*Exercise instructions*:
An exact transcript of the records is what this task asks for.

+++ Data records

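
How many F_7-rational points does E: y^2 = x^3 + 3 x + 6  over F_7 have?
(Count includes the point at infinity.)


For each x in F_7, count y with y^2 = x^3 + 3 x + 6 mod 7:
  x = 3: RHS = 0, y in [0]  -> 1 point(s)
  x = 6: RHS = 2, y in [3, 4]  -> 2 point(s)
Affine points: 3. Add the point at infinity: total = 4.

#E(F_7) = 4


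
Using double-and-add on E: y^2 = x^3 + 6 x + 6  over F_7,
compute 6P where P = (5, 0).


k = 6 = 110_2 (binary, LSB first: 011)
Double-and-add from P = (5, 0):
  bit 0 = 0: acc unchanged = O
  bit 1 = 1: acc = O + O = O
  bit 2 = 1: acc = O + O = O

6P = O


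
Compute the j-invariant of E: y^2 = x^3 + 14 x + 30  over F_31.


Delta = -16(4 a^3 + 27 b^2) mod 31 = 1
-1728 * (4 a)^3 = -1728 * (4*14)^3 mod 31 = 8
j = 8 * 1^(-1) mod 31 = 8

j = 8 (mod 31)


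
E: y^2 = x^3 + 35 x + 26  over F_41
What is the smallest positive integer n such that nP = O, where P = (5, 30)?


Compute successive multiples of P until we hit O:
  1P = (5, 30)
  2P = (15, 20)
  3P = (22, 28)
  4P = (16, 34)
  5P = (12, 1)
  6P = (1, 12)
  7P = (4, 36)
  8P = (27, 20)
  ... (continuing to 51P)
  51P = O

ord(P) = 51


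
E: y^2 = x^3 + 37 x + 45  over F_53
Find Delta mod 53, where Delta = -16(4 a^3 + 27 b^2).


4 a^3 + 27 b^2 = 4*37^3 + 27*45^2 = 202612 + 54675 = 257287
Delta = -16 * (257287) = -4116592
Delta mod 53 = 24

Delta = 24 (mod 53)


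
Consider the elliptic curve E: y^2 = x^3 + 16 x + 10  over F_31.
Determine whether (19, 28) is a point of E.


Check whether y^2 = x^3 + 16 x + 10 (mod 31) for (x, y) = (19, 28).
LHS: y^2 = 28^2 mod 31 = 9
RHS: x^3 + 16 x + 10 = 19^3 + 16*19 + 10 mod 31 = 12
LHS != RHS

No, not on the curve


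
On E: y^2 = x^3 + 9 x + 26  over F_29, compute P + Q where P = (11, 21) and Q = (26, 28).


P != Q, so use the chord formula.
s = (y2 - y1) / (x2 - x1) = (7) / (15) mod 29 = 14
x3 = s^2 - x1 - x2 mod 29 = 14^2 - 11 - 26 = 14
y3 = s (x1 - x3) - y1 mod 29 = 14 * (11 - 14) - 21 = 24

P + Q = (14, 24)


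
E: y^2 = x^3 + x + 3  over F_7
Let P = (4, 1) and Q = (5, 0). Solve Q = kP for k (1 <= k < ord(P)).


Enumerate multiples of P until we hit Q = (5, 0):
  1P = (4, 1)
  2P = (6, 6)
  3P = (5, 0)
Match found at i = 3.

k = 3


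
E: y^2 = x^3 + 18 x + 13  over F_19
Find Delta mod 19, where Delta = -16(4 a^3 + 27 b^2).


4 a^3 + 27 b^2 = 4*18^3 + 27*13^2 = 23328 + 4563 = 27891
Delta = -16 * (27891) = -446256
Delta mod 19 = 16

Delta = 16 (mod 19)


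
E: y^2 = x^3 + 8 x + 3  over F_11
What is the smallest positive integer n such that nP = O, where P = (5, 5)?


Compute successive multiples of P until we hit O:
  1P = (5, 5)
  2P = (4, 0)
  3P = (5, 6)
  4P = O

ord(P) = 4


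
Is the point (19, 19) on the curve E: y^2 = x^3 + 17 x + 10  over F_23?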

++++++

*Written reply*:
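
How many F_7-rational points does E: y^2 = x^3 + 3 x + 6  over F_7 have?
(Count includes the point at infinity.)


For each x in F_7, count y with y^2 = x^3 + 3 x + 6 mod 7:
  x = 3: RHS = 0, y in [0]  -> 1 point(s)
  x = 6: RHS = 2, y in [3, 4]  -> 2 point(s)
Affine points: 3. Add the point at infinity: total = 4.

#E(F_7) = 4


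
Using double-and-add on E: y^2 = x^3 + 6 x + 6  over F_7,
compute 6P where P = (5, 0).


k = 6 = 110_2 (binary, LSB first: 011)
Double-and-add from P = (5, 0):
  bit 0 = 0: acc unchanged = O
  bit 1 = 1: acc = O + O = O
  bit 2 = 1: acc = O + O = O

6P = O


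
Compute the j-invariant of E: y^2 = x^3 + 14 x + 30  over F_31.


Delta = -16(4 a^3 + 27 b^2) mod 31 = 1
-1728 * (4 a)^3 = -1728 * (4*14)^3 mod 31 = 8
j = 8 * 1^(-1) mod 31 = 8

j = 8 (mod 31)


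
E: y^2 = x^3 + 35 x + 26  over F_41
What is the smallest positive integer n such that nP = O, where P = (5, 30)?


Compute successive multiples of P until we hit O:
  1P = (5, 30)
  2P = (15, 20)
  3P = (22, 28)
  4P = (16, 34)
  5P = (12, 1)
  6P = (1, 12)
  7P = (4, 36)
  8P = (27, 20)
  ... (continuing to 51P)
  51P = O

ord(P) = 51


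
E: y^2 = x^3 + 37 x + 45  over F_53
Find Delta mod 53, where Delta = -16(4 a^3 + 27 b^2).


4 a^3 + 27 b^2 = 4*37^3 + 27*45^2 = 202612 + 54675 = 257287
Delta = -16 * (257287) = -4116592
Delta mod 53 = 24

Delta = 24 (mod 53)


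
Consider the elliptic curve E: y^2 = x^3 + 16 x + 10  over F_31.
Determine whether (19, 28) is a point of E.


Check whether y^2 = x^3 + 16 x + 10 (mod 31) for (x, y) = (19, 28).
LHS: y^2 = 28^2 mod 31 = 9
RHS: x^3 + 16 x + 10 = 19^3 + 16*19 + 10 mod 31 = 12
LHS != RHS

No, not on the curve


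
On E: y^2 = x^3 + 9 x + 26  over F_29, compute P + Q where P = (11, 21) and Q = (26, 28).


P != Q, so use the chord formula.
s = (y2 - y1) / (x2 - x1) = (7) / (15) mod 29 = 14
x3 = s^2 - x1 - x2 mod 29 = 14^2 - 11 - 26 = 14
y3 = s (x1 - x3) - y1 mod 29 = 14 * (11 - 14) - 21 = 24

P + Q = (14, 24)


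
E: y^2 = x^3 + x + 3  over F_7
Let P = (4, 1) and Q = (5, 0). Solve Q = kP for k (1 <= k < ord(P)).


Enumerate multiples of P until we hit Q = (5, 0):
  1P = (4, 1)
  2P = (6, 6)
  3P = (5, 0)
Match found at i = 3.

k = 3


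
E: y^2 = x^3 + 18 x + 13  over F_19
Find Delta mod 19, where Delta = -16(4 a^3 + 27 b^2).


4 a^3 + 27 b^2 = 4*18^3 + 27*13^2 = 23328 + 4563 = 27891
Delta = -16 * (27891) = -446256
Delta mod 19 = 16

Delta = 16 (mod 19)


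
E: y^2 = x^3 + 8 x + 3  over F_11
What is the smallest positive integer n such that nP = O, where P = (5, 5)?


Compute successive multiples of P until we hit O:
  1P = (5, 5)
  2P = (4, 0)
  3P = (5, 6)
  4P = O

ord(P) = 4


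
Is the point (19, 19) on the curve E: y^2 = x^3 + 17 x + 10  over F_23?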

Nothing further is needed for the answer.